Restate word for word every line from the top of the data below down through the line that holds "Stage 1: How".

Stored data:
○ ○ ○
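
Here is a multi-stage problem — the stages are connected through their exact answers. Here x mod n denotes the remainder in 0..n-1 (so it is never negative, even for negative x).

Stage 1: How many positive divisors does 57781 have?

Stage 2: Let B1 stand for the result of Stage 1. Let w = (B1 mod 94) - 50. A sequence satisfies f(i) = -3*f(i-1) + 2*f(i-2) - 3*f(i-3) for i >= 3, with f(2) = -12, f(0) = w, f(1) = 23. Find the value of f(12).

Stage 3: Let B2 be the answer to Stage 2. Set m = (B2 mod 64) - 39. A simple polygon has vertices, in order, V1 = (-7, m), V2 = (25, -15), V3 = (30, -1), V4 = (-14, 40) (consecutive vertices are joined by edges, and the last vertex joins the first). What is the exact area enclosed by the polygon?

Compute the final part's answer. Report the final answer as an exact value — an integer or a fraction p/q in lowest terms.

Stage 1: 57781 is prime, so its only divisors are 1 and 57781; count = 2; answer 2
Stage 2: B1 = 2; w = -48; f(3) = -3*(-12) + 2*(23) - 3*(-48) = 226; iterating: f(3)=226, f(4)=-771, f(5)=2801, f(6)=-10623, f(7)=39784, f(8)=-149001, f(9)=558440, f(10)=-2092674, f(11)=7841905, f(12)=-29386383; answer -29386383
Stage 3: B2 = -29386383; m = 10; cross terms: (-7*-15 - 25*10)=-145, (25*-1 - 30*-15)=425, (30*40 - -14*-1)=1186, (-14*10 - -7*40)=140; twice the area = |1606| = 1606; area = 803; answer 803

803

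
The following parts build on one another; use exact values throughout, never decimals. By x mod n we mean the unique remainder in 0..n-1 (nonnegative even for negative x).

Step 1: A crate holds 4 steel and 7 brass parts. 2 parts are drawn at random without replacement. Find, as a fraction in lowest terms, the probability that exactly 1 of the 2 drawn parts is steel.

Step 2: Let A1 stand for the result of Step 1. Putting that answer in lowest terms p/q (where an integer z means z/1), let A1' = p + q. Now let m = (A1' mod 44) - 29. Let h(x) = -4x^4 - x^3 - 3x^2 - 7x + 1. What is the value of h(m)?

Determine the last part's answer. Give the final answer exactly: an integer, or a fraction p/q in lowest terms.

-41369

Step 1: total draws C(11,2) = 55; favorable C(4,1)*C(7,1) = 28; P = 28/55; answer 28/55
Step 2: A1 = 28/55; threaded value p + q = 83; m = 10; -4*(10)^4 - 1*(10)^3 - 3*(10)^2 - 7*(10)^1 + 1 = (-40000) + (-1000) + (-300) + (-70) + (1) = -41369; answer -41369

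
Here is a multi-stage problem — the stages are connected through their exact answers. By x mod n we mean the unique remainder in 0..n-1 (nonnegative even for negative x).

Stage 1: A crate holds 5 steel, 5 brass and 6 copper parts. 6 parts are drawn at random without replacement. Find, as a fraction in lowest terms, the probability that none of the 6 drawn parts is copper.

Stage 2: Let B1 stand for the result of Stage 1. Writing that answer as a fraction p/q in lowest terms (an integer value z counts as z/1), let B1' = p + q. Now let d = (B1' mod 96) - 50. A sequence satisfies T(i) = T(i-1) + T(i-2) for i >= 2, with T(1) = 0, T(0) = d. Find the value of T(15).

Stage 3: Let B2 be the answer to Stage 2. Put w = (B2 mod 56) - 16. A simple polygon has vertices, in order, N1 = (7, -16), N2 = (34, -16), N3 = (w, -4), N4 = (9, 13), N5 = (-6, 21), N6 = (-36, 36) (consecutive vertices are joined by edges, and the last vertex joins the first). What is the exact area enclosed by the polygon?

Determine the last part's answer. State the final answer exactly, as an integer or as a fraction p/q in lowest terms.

Stage 1: total draws C(16,6) = 8008; favorable C(10,6) = 210; P = 15/572; answer 15/572
Stage 2: B1 = 15/572; threaded value p + q = 587; d = -39; T(2) = 1*(0) + 1*(-39) = -39; iterating: T(2)=-39, T(3)=-39, T(4)=-78, T(5)=-117, T(6)=-195, T(7)=-312, T(8)=-507, T(9)=-819, T(10)=-1326, T(11)=-2145, T(12)=-3471, T(13)=-5616, T(14)=-9087, T(15)=-14703; answer -14703
Stage 3: B2 = -14703; w = 9; cross terms: (7*-16 - 34*-16)=432, (34*-4 - 9*-16)=8, (9*13 - 9*-4)=153, (9*21 - -6*13)=267, (-6*36 - -36*21)=540, (-36*-16 - 7*36)=324; twice the area = |1724| = 1724; area = 862; answer 862

862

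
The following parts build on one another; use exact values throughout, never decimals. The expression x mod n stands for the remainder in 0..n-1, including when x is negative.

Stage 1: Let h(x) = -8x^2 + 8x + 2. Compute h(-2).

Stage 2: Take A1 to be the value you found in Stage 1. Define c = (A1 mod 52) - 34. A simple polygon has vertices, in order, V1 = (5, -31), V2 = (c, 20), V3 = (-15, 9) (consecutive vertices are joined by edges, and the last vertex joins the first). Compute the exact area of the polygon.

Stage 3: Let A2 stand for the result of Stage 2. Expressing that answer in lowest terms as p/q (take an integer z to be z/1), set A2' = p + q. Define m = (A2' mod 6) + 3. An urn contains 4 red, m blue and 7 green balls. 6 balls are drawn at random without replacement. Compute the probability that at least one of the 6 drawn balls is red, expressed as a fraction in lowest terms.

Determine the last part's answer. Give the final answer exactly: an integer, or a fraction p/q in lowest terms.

59/65

Stage 1: -8*(-2)^2 + 8*(-2)^1 + 2 = (-32) + (-16) + (2) = -46; answer -46
Stage 2: A1 = -46; c = -28; cross terms: (5*20 - -28*-31)=-768, (-28*9 - -15*20)=48, (-15*-31 - 5*9)=420; twice the area = |-300| = 300; area = 150; answer 150
Stage 3: A2 = 150; threaded value p + q = 151; m = 4; total draws C(15,6) = 5005; complement C(11,6) = 462; favorable 5005 - 462 = 4543; P = 59/65; answer 59/65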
○ ○ ○
[ANSWER TO THE EXERCISE]
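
Here is a multi-stage problem — the stages are connected through their exact answers. Here x mod n denotes the remainder in 0..n-1 (so it is never negative, even for negative x).

Stage 1: How many positive divisors does 57781 have?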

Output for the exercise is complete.